TASK ITEM:
Give back all of the records exactly.

____ STORED DATA

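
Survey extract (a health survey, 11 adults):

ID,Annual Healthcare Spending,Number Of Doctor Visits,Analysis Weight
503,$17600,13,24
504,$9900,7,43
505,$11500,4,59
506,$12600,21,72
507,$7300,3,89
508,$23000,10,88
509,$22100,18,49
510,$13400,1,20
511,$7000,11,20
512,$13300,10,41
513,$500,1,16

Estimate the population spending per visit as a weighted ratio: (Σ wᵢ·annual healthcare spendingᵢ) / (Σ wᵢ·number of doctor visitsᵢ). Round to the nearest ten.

Σ wᵢ·y = 17600×24 + 9900×43 + 11500×59 + 12600×72 + 7300×89 + 23000×88 + 22100×49 + 13400×20 + 7000×20 + 13300×41 + 500×16
  = 422400 + 425700 + 678500 + 907200 + 649700 + 2024000 + 1082900 + 268000 + 140000 + 545300 + 8000 = 7151700
Σ wᵢ·x = 13×24 + 7×43 + 4×59 + 21×72 + 3×89 + 10×88 + 18×49 + 1×20 + 11×20 + 10×41 + 1×16
  = 312 + 301 + 236 + 1512 + 267 + 880 + 882 + 20 + 220 + 410 + 16 = 5056
Ratio = 7151700 / 5056 = 1414.4976

1410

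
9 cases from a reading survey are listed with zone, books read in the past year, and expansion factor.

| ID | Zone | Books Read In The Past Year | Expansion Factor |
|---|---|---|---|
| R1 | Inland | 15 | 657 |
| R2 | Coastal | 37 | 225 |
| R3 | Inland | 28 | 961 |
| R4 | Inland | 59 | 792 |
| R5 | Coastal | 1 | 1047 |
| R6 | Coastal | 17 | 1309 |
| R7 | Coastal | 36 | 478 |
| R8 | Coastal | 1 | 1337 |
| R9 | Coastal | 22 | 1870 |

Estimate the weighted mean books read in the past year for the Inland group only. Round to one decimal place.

34.6

Inland rows: R1, R3, R4
Weighted sum = 15×657 + 28×961 + 59×792
  = 9855 + 26908 + 46728 = 83491
Sum of weights = 657 + 961 + 792 = 2410
Weighted mean = 83491 / 2410 = 34.643568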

________

OUTPUT:
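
Survey extract (a health survey, 11 adults):

ID,Annual Healthcare Spending,Number Of Doctor Visits,Analysis Weight
503,$17600,13,24
504,$9900,7,43
505,$11500,4,59
506,$12600,21,72
507,$7300,3,89
508,$23000,10,88
509,$22100,18,49
510,$13400,1,20
511,$7000,11,20
512,$13300,10,41
513,$500,1,16

Estimate the population spending per visit as a weighted ratio: (Σ wᵢ·annual healthcare spendingᵢ) / (Σ wᵢ·number of doctor visitsᵢ). Round to the nearest ten.

Σ wᵢ·y = 17600×24 + 9900×43 + 11500×59 + 12600×72 + 7300×89 + 23000×88 + 22100×49 + 13400×20 + 7000×20 + 13300×41 + 500×16
  = 422400 + 425700 + 678500 + 907200 + 649700 + 2024000 + 1082900 + 268000 + 140000 + 545300 + 8000 = 7151700
Σ wᵢ·x = 13×24 + 7×43 + 4×59 + 21×72 + 3×89 + 10×88 + 18×49 + 1×20 + 11×20 + 10×41 + 1×16
  = 312 + 301 + 236 + 1512 + 267 + 880 + 882 + 20 + 220 + 410 + 16 = 5056
Ratio = 7151700 / 5056 = 1414.4976

1410

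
9 cases from a reading survey are listed with zone, books read in the past year, and expansion factor.

| ID | Zone | Books Read In The Past Year | Expansion Factor |
|---|---|---|---|
| R1 | Inland | 15 | 657 |
| R2 | Coastal | 37 | 225 |
| R3 | Inland | 28 | 961 |
| R4 | Inland | 59 | 792 |
| R5 | Coastal | 1 | 1047 |
| R6 | Coastal | 17 | 1309 |
| R7 | Coastal | 36 | 478 |
| R8 | Coastal | 1 | 1337 |
| R9 | Coastal | 22 | 1870 |

Estimate the weighted mean books read in the past year for the Inland group only. Round to one decimal place.

34.6

Inland rows: R1, R3, R4
Weighted sum = 15×657 + 28×961 + 59×792
  = 9855 + 26908 + 46728 = 83491
Sum of weights = 657 + 961 + 792 = 2410
Weighted mean = 83491 / 2410 = 34.643568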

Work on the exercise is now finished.